[Stored items from a collection]
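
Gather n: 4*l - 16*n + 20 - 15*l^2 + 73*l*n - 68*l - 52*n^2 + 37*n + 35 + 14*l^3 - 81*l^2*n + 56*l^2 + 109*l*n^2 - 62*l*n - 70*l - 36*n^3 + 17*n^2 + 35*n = 14*l^3 + 41*l^2 - 134*l - 36*n^3 + n^2*(109*l - 35) + n*(-81*l^2 + 11*l + 56) + 55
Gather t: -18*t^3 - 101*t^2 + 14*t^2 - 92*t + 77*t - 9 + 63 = -18*t^3 - 87*t^2 - 15*t + 54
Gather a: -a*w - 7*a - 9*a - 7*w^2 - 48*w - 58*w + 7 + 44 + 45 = a*(-w - 16) - 7*w^2 - 106*w + 96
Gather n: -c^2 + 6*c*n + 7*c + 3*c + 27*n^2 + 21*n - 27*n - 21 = -c^2 + 10*c + 27*n^2 + n*(6*c - 6) - 21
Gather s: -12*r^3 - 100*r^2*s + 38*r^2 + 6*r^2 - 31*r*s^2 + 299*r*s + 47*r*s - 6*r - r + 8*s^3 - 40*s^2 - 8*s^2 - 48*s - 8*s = -12*r^3 + 44*r^2 - 7*r + 8*s^3 + s^2*(-31*r - 48) + s*(-100*r^2 + 346*r - 56)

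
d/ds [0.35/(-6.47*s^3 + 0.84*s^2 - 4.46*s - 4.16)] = (6.7935*s^2 - 0.588*s + 1.561)/(6.47*s^3 - 0.84*s^2 + 4.46*s + 4.16)^2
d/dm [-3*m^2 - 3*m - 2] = -6*m - 3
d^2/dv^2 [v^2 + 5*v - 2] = 2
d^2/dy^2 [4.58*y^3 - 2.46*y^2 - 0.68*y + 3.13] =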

[EXERCISE PROMPT] The whole of the data must be given again, exactly as shown.

[PROBLEM SOLUTION]
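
Gather n: 4*l - 16*n + 20 - 15*l^2 + 73*l*n - 68*l - 52*n^2 + 37*n + 35 + 14*l^3 - 81*l^2*n + 56*l^2 + 109*l*n^2 - 62*l*n - 70*l - 36*n^3 + 17*n^2 + 35*n = 14*l^3 + 41*l^2 - 134*l - 36*n^3 + n^2*(109*l - 35) + n*(-81*l^2 + 11*l + 56) + 55
Gather t: -18*t^3 - 101*t^2 + 14*t^2 - 92*t + 77*t - 9 + 63 = -18*t^3 - 87*t^2 - 15*t + 54
Gather a: -a*w - 7*a - 9*a - 7*w^2 - 48*w - 58*w + 7 + 44 + 45 = a*(-w - 16) - 7*w^2 - 106*w + 96
Gather n: -c^2 + 6*c*n + 7*c + 3*c + 27*n^2 + 21*n - 27*n - 21 = -c^2 + 10*c + 27*n^2 + n*(6*c - 6) - 21
Gather s: -12*r^3 - 100*r^2*s + 38*r^2 + 6*r^2 - 31*r*s^2 + 299*r*s + 47*r*s - 6*r - r + 8*s^3 - 40*s^2 - 8*s^2 - 48*s - 8*s = -12*r^3 + 44*r^2 - 7*r + 8*s^3 + s^2*(-31*r - 48) + s*(-100*r^2 + 346*r - 56)

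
d/ds [0.35/(-6.47*s^3 + 0.84*s^2 - 4.46*s - 4.16)] = (6.7935*s^2 - 0.588*s + 1.561)/(6.47*s^3 - 0.84*s^2 + 4.46*s + 4.16)^2
d/dm [-3*m^2 - 3*m - 2] = -6*m - 3
d^2/dv^2 [v^2 + 5*v - 2] = 2
d^2/dy^2 [4.58*y^3 - 2.46*y^2 - 0.68*y + 3.13] =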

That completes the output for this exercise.